Start of DATA IN THIS EXERCISE

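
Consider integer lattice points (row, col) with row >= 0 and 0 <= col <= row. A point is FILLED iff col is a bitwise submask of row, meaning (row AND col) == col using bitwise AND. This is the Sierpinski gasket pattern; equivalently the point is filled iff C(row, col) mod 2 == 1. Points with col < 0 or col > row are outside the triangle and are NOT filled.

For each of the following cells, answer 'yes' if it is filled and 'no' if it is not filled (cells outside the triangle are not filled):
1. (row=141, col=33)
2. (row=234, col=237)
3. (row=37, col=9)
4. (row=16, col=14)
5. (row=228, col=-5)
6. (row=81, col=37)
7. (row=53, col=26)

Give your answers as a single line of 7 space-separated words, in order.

Answer: no no no no no no no

Derivation:
(141,33): row=0b10001101, col=0b100001, row AND col = 0b1 = 1; 1 != 33 -> empty
(234,237): col outside [0, 234] -> not filled
(37,9): row=0b100101, col=0b1001, row AND col = 0b1 = 1; 1 != 9 -> empty
(16,14): row=0b10000, col=0b1110, row AND col = 0b0 = 0; 0 != 14 -> empty
(228,-5): col outside [0, 228] -> not filled
(81,37): row=0b1010001, col=0b100101, row AND col = 0b1 = 1; 1 != 37 -> empty
(53,26): row=0b110101, col=0b11010, row AND col = 0b10000 = 16; 16 != 26 -> empty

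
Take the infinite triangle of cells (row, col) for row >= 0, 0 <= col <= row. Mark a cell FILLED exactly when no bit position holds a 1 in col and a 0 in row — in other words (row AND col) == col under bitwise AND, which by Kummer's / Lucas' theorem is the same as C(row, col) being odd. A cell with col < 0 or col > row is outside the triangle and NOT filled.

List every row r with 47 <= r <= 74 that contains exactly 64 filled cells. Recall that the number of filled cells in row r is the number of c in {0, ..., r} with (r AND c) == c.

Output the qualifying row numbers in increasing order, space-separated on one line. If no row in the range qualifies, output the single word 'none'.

Answer: 63

Derivation:
Row r has 2^popcount(r) filled cells, so we need popcount(r) = log2(64) = 6.
Scan r = 47..74 and keep those with exactly 6 one-bits:
r=47=101111 popcount=5 -> skip
r=48=110000 popcount=2 -> skip
r=49=110001 popcount=3 -> skip
r=50=110010 popcount=3 -> skip
r=51=110011 popcount=4 -> skip
r=52=110100 popcount=3 -> skip
r=53=110101 popcount=4 -> skip
r=54=110110 popcount=4 -> skip
r=55=110111 popcount=5 -> skip
r=56=111000 popcount=3 -> skip
r=57=111001 popcount=4 -> skip
r=58=111010 popcount=4 -> skip
r=59=111011 popcount=5 -> skip
r=60=111100 popcount=4 -> skip
r=61=111101 popcount=5 -> skip
r=62=111110 popcount=5 -> skip
r=63=111111 popcount=6 -> KEEP
r=64=1000000 popcount=1 -> skip
r=65=1000001 popcount=2 -> skip
r=66=1000010 popcount=2 -> skip
r=67=1000011 popcount=3 -> skip
r=68=1000100 popcount=2 -> skip
r=69=1000101 popcount=3 -> skip
r=70=1000110 popcount=3 -> skip
r=71=1000111 popcount=4 -> skip
r=72=1001000 popcount=2 -> skip
r=73=1001001 popcount=3 -> skip
r=74=1001010 popcount=3 -> skip
Kept rows: 63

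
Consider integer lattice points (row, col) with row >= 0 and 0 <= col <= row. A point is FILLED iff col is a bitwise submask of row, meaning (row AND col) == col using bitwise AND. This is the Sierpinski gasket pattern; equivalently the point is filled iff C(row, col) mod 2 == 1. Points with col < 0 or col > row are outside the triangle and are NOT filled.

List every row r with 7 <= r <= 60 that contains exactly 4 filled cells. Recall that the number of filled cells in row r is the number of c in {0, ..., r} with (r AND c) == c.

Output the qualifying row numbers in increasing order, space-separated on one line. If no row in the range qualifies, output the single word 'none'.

Answer: 9 10 12 17 18 20 24 33 34 36 40 48

Derivation:
Row r has 2^popcount(r) filled cells, so we need popcount(r) = log2(4) = 2.
Scan r = 7..60 and keep those with exactly 2 one-bits:
r=7=111 popcount=3 -> skip
r=8=1000 popcount=1 -> skip
r=9=1001 popcount=2 -> KEEP
r=10=1010 popcount=2 -> KEEP
r=11=1011 popcount=3 -> skip
r=12=1100 popcount=2 -> KEEP
r=13=1101 popcount=3 -> skip
r=14=1110 popcount=3 -> skip
r=15=1111 popcount=4 -> skip
r=16=10000 popcount=1 -> skip
r=17=10001 popcount=2 -> KEEP
r=18=10010 popcount=2 -> KEEP
r=19=10011 popcount=3 -> skip
r=20=10100 popcount=2 -> KEEP
r=21=10101 popcount=3 -> skip
r=22=10110 popcount=3 -> skip
r=23=10111 popcount=4 -> skip
r=24=11000 popcount=2 -> KEEP
r=25=11001 popcount=3 -> skip
r=26=11010 popcount=3 -> skip
r=27=11011 popcount=4 -> skip
r=28=11100 popcount=3 -> skip
r=29=11101 popcount=4 -> skip
r=30=11110 popcount=4 -> skip
r=31=11111 popcount=5 -> skip
r=32=100000 popcount=1 -> skip
r=33=100001 popcount=2 -> KEEP
r=34=100010 popcount=2 -> KEEP
r=35=100011 popcount=3 -> skip
r=36=100100 popcount=2 -> KEEP
r=37=100101 popcount=3 -> skip
r=38=100110 popcount=3 -> skip
r=39=100111 popcount=4 -> skip
r=40=101000 popcount=2 -> KEEP
r=41=101001 popcount=3 -> skip
r=42=101010 popcount=3 -> skip
r=43=101011 popcount=4 -> skip
r=44=101100 popcount=3 -> skip
r=45=101101 popcount=4 -> skip
r=46=101110 popcount=4 -> skip
r=47=101111 popcount=5 -> skip
r=48=110000 popcount=2 -> KEEP
r=49=110001 popcount=3 -> skip
r=50=110010 popcount=3 -> skip
r=51=110011 popcount=4 -> skip
r=52=110100 popcount=3 -> skip
r=53=110101 popcount=4 -> skip
r=54=110110 popcount=4 -> skip
r=55=110111 popcount=5 -> skip
r=56=111000 popcount=3 -> skip
r=57=111001 popcount=4 -> skip
r=58=111010 popcount=4 -> skip
r=59=111011 popcount=5 -> skip
r=60=111100 popcount=4 -> skip
Kept rows: 9 10 12 17 18 20 24 33 34 36 40 48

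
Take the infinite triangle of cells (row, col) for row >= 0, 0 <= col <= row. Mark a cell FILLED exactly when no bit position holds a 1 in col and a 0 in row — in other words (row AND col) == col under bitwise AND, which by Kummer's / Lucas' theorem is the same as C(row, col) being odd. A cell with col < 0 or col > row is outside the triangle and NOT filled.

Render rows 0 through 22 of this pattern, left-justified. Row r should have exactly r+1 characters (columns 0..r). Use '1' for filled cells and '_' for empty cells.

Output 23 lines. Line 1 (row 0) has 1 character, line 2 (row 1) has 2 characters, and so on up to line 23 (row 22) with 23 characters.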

End of DATA IN THIS EXERCISE

> **EXERCISE GOAL**
Send back all the records above word for word.

> **PROBLEM SOLUTION**
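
Consider integer lattice points (row, col) with row >= 0 and 0 <= col <= row. A point is FILLED iff col is a bitwise submask of row, meaning (row AND col) == col using bitwise AND. This is the Sierpinski gasket pattern; equivalently the point is filled iff C(row, col) mod 2 == 1. Points with col < 0 or col > row are outside the triangle and are NOT filled.

For each of the following cells, answer 'yes' if it is filled and 'no' if it is not filled (cells outside the triangle are not filled):
1. (row=141, col=33)
2. (row=234, col=237)
3. (row=37, col=9)
4. (row=16, col=14)
5. (row=228, col=-5)
6. (row=81, col=37)
7. (row=53, col=26)

Give your answers as a single line of 7 space-separated words, in order.

Answer: no no no no no no no

Derivation:
(141,33): row=0b10001101, col=0b100001, row AND col = 0b1 = 1; 1 != 33 -> empty
(234,237): col outside [0, 234] -> not filled
(37,9): row=0b100101, col=0b1001, row AND col = 0b1 = 1; 1 != 9 -> empty
(16,14): row=0b10000, col=0b1110, row AND col = 0b0 = 0; 0 != 14 -> empty
(228,-5): col outside [0, 228] -> not filled
(81,37): row=0b1010001, col=0b100101, row AND col = 0b1 = 1; 1 != 37 -> empty
(53,26): row=0b110101, col=0b11010, row AND col = 0b10000 = 16; 16 != 26 -> empty

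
Take the infinite triangle of cells (row, col) for row >= 0, 0 <= col <= row. Mark a cell FILLED exactly when no bit position holds a 1 in col and a 0 in row — in other words (row AND col) == col under bitwise AND, which by Kummer's / Lucas' theorem is the same as C(row, col) being odd. A cell with col < 0 or col > row is outside the triangle and NOT filled.

List every row r with 47 <= r <= 74 that contains exactly 64 filled cells. Recall that the number of filled cells in row r is the number of c in {0, ..., r} with (r AND c) == c.

Output the qualifying row numbers in increasing order, space-separated on one line. If no row in the range qualifies, output the single word 'none'.

Answer: 63

Derivation:
Row r has 2^popcount(r) filled cells, so we need popcount(r) = log2(64) = 6.
Scan r = 47..74 and keep those with exactly 6 one-bits:
r=47=101111 popcount=5 -> skip
r=48=110000 popcount=2 -> skip
r=49=110001 popcount=3 -> skip
r=50=110010 popcount=3 -> skip
r=51=110011 popcount=4 -> skip
r=52=110100 popcount=3 -> skip
r=53=110101 popcount=4 -> skip
r=54=110110 popcount=4 -> skip
r=55=110111 popcount=5 -> skip
r=56=111000 popcount=3 -> skip
r=57=111001 popcount=4 -> skip
r=58=111010 popcount=4 -> skip
r=59=111011 popcount=5 -> skip
r=60=111100 popcount=4 -> skip
r=61=111101 popcount=5 -> skip
r=62=111110 popcount=5 -> skip
r=63=111111 popcount=6 -> KEEP
r=64=1000000 popcount=1 -> skip
r=65=1000001 popcount=2 -> skip
r=66=1000010 popcount=2 -> skip
r=67=1000011 popcount=3 -> skip
r=68=1000100 popcount=2 -> skip
r=69=1000101 popcount=3 -> skip
r=70=1000110 popcount=3 -> skip
r=71=1000111 popcount=4 -> skip
r=72=1001000 popcount=2 -> skip
r=73=1001001 popcount=3 -> skip
r=74=1001010 popcount=3 -> skip
Kept rows: 63

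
Consider integer lattice points (row, col) with row >= 0 and 0 <= col <= row. A point is FILLED iff col is a bitwise submask of row, meaning (row AND col) == col using bitwise AND. This is the Sierpinski gasket pattern; equivalently the point is filled iff C(row, col) mod 2 == 1. Points with col < 0 or col > row are outside the triangle and are NOT filled.

List every row r with 7 <= r <= 60 that contains exactly 4 filled cells. Recall that the number of filled cells in row r is the number of c in {0, ..., r} with (r AND c) == c.

Output the qualifying row numbers in increasing order, space-separated on one line. If no row in the range qualifies, output the single word 'none'.

Answer: 9 10 12 17 18 20 24 33 34 36 40 48

Derivation:
Row r has 2^popcount(r) filled cells, so we need popcount(r) = log2(4) = 2.
Scan r = 7..60 and keep those with exactly 2 one-bits:
r=7=111 popcount=3 -> skip
r=8=1000 popcount=1 -> skip
r=9=1001 popcount=2 -> KEEP
r=10=1010 popcount=2 -> KEEP
r=11=1011 popcount=3 -> skip
r=12=1100 popcount=2 -> KEEP
r=13=1101 popcount=3 -> skip
r=14=1110 popcount=3 -> skip
r=15=1111 popcount=4 -> skip
r=16=10000 popcount=1 -> skip
r=17=10001 popcount=2 -> KEEP
r=18=10010 popcount=2 -> KEEP
r=19=10011 popcount=3 -> skip
r=20=10100 popcount=2 -> KEEP
r=21=10101 popcount=3 -> skip
r=22=10110 popcount=3 -> skip
r=23=10111 popcount=4 -> skip
r=24=11000 popcount=2 -> KEEP
r=25=11001 popcount=3 -> skip
r=26=11010 popcount=3 -> skip
r=27=11011 popcount=4 -> skip
r=28=11100 popcount=3 -> skip
r=29=11101 popcount=4 -> skip
r=30=11110 popcount=4 -> skip
r=31=11111 popcount=5 -> skip
r=32=100000 popcount=1 -> skip
r=33=100001 popcount=2 -> KEEP
r=34=100010 popcount=2 -> KEEP
r=35=100011 popcount=3 -> skip
r=36=100100 popcount=2 -> KEEP
r=37=100101 popcount=3 -> skip
r=38=100110 popcount=3 -> skip
r=39=100111 popcount=4 -> skip
r=40=101000 popcount=2 -> KEEP
r=41=101001 popcount=3 -> skip
r=42=101010 popcount=3 -> skip
r=43=101011 popcount=4 -> skip
r=44=101100 popcount=3 -> skip
r=45=101101 popcount=4 -> skip
r=46=101110 popcount=4 -> skip
r=47=101111 popcount=5 -> skip
r=48=110000 popcount=2 -> KEEP
r=49=110001 popcount=3 -> skip
r=50=110010 popcount=3 -> skip
r=51=110011 popcount=4 -> skip
r=52=110100 popcount=3 -> skip
r=53=110101 popcount=4 -> skip
r=54=110110 popcount=4 -> skip
r=55=110111 popcount=5 -> skip
r=56=111000 popcount=3 -> skip
r=57=111001 popcount=4 -> skip
r=58=111010 popcount=4 -> skip
r=59=111011 popcount=5 -> skip
r=60=111100 popcount=4 -> skip
Kept rows: 9 10 12 17 18 20 24 33 34 36 40 48

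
Take the infinite triangle of cells (row, col) for row >= 0, 0 <= col <= row. Mark a cell FILLED exactly when no bit position holds a 1 in col and a 0 in row — in other words (row AND col) == col under bitwise AND, which by Kummer's / Lucas' theorem is the same as C(row, col) being odd. A cell with col < 0 or col > row is outside the triangle and NOT filled.

Render rows 0 through 22 of this pattern, left-justified. Row r should have exactly r+1 characters (columns 0..r). Use '1' for filled cells and '_' for empty cells.

Output 23 lines. Line 1 (row 0) has 1 character, line 2 (row 1) has 2 characters, and so on up to line 23 (row 22) with 23 characters.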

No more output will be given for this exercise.